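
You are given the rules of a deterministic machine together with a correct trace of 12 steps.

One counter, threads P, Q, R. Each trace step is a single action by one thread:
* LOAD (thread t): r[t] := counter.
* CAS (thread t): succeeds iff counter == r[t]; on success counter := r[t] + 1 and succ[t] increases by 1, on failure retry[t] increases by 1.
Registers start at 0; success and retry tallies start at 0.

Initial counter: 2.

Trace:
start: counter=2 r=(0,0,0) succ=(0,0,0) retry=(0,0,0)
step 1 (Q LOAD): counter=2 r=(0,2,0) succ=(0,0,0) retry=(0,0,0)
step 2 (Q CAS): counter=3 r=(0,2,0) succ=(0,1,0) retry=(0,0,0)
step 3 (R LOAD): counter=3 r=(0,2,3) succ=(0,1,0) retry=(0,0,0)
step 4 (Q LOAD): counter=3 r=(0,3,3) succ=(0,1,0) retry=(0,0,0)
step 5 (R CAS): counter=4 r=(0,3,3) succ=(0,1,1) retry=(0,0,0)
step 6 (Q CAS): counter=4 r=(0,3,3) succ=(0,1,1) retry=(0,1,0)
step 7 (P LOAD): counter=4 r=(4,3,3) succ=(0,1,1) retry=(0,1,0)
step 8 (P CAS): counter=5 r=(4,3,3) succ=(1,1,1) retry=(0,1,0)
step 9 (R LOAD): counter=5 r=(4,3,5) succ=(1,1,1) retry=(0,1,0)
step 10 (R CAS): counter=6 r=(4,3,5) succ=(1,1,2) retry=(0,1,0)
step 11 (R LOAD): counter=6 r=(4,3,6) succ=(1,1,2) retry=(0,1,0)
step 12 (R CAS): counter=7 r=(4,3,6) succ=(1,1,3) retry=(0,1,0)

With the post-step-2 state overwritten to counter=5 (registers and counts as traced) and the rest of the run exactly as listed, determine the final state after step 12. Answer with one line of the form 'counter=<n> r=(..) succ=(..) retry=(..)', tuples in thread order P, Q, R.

counter=9 r=(6,5,8) succ=(1,1,3) retry=(0,1,0)

state after step 2 := counter=5 r=(0,2,0) succ=(0,1,0) retry=(0,0,0)
step 3 (R LOAD): counter=5 r=(0,2,5) succ=(0,1,0) retry=(0,0,0)
step 4 (Q LOAD): counter=5 r=(0,5,5) succ=(0,1,0) retry=(0,0,0)
step 5 (R CAS): counter=6 r=(0,5,5) succ=(0,1,1) retry=(0,0,0)
step 6 (Q CAS): counter=6 r=(0,5,5) succ=(0,1,1) retry=(0,1,0)
step 7 (P LOAD): counter=6 r=(6,5,5) succ=(0,1,1) retry=(0,1,0)
step 8 (P CAS): counter=7 r=(6,5,5) succ=(1,1,1) retry=(0,1,0)
step 9 (R LOAD): counter=7 r=(6,5,7) succ=(1,1,1) retry=(0,1,0)
step 10 (R CAS): counter=8 r=(6,5,7) succ=(1,1,2) retry=(0,1,0)
step 11 (R LOAD): counter=8 r=(6,5,8) succ=(1,1,2) retry=(0,1,0)
step 12 (R CAS): counter=9 r=(6,5,8) succ=(1,1,3) retry=(0,1,0)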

**ASSIGNED TASK:** Line by line, transcribe the material above without leaving anything out.

**EXERCISE OUTPUT:**
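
You are given the rules of a deterministic machine together with a correct trace of 12 steps.

One counter, threads P, Q, R. Each trace step is a single action by one thread:
* LOAD (thread t): r[t] := counter.
* CAS (thread t): succeeds iff counter == r[t]; on success counter := r[t] + 1 and succ[t] increases by 1, on failure retry[t] increases by 1.
Registers start at 0; success and retry tallies start at 0.

Initial counter: 2.

Trace:
start: counter=2 r=(0,0,0) succ=(0,0,0) retry=(0,0,0)
step 1 (Q LOAD): counter=2 r=(0,2,0) succ=(0,0,0) retry=(0,0,0)
step 2 (Q CAS): counter=3 r=(0,2,0) succ=(0,1,0) retry=(0,0,0)
step 3 (R LOAD): counter=3 r=(0,2,3) succ=(0,1,0) retry=(0,0,0)
step 4 (Q LOAD): counter=3 r=(0,3,3) succ=(0,1,0) retry=(0,0,0)
step 5 (R CAS): counter=4 r=(0,3,3) succ=(0,1,1) retry=(0,0,0)
step 6 (Q CAS): counter=4 r=(0,3,3) succ=(0,1,1) retry=(0,1,0)
step 7 (P LOAD): counter=4 r=(4,3,3) succ=(0,1,1) retry=(0,1,0)
step 8 (P CAS): counter=5 r=(4,3,3) succ=(1,1,1) retry=(0,1,0)
step 9 (R LOAD): counter=5 r=(4,3,5) succ=(1,1,1) retry=(0,1,0)
step 10 (R CAS): counter=6 r=(4,3,5) succ=(1,1,2) retry=(0,1,0)
step 11 (R LOAD): counter=6 r=(4,3,6) succ=(1,1,2) retry=(0,1,0)
step 12 (R CAS): counter=7 r=(4,3,6) succ=(1,1,3) retry=(0,1,0)

With the post-step-2 state overwritten to counter=5 (registers and counts as traced) and the rest of the run exactly as listed, determine the final state after step 12. Answer with one line of the form 'counter=<n> r=(..) succ=(..) retry=(..)', tuples in thread order P, Q, R.

counter=9 r=(6,5,8) succ=(1,1,3) retry=(0,1,0)

state after step 2 := counter=5 r=(0,2,0) succ=(0,1,0) retry=(0,0,0)
step 3 (R LOAD): counter=5 r=(0,2,5) succ=(0,1,0) retry=(0,0,0)
step 4 (Q LOAD): counter=5 r=(0,5,5) succ=(0,1,0) retry=(0,0,0)
step 5 (R CAS): counter=6 r=(0,5,5) succ=(0,1,1) retry=(0,0,0)
step 6 (Q CAS): counter=6 r=(0,5,5) succ=(0,1,1) retry=(0,1,0)
step 7 (P LOAD): counter=6 r=(6,5,5) succ=(0,1,1) retry=(0,1,0)
step 8 (P CAS): counter=7 r=(6,5,5) succ=(1,1,1) retry=(0,1,0)
step 9 (R LOAD): counter=7 r=(6,5,7) succ=(1,1,1) retry=(0,1,0)
step 10 (R CAS): counter=8 r=(6,5,7) succ=(1,1,2) retry=(0,1,0)
step 11 (R LOAD): counter=8 r=(6,5,8) succ=(1,1,2) retry=(0,1,0)
step 12 (R CAS): counter=9 r=(6,5,8) succ=(1,1,3) retry=(0,1,0)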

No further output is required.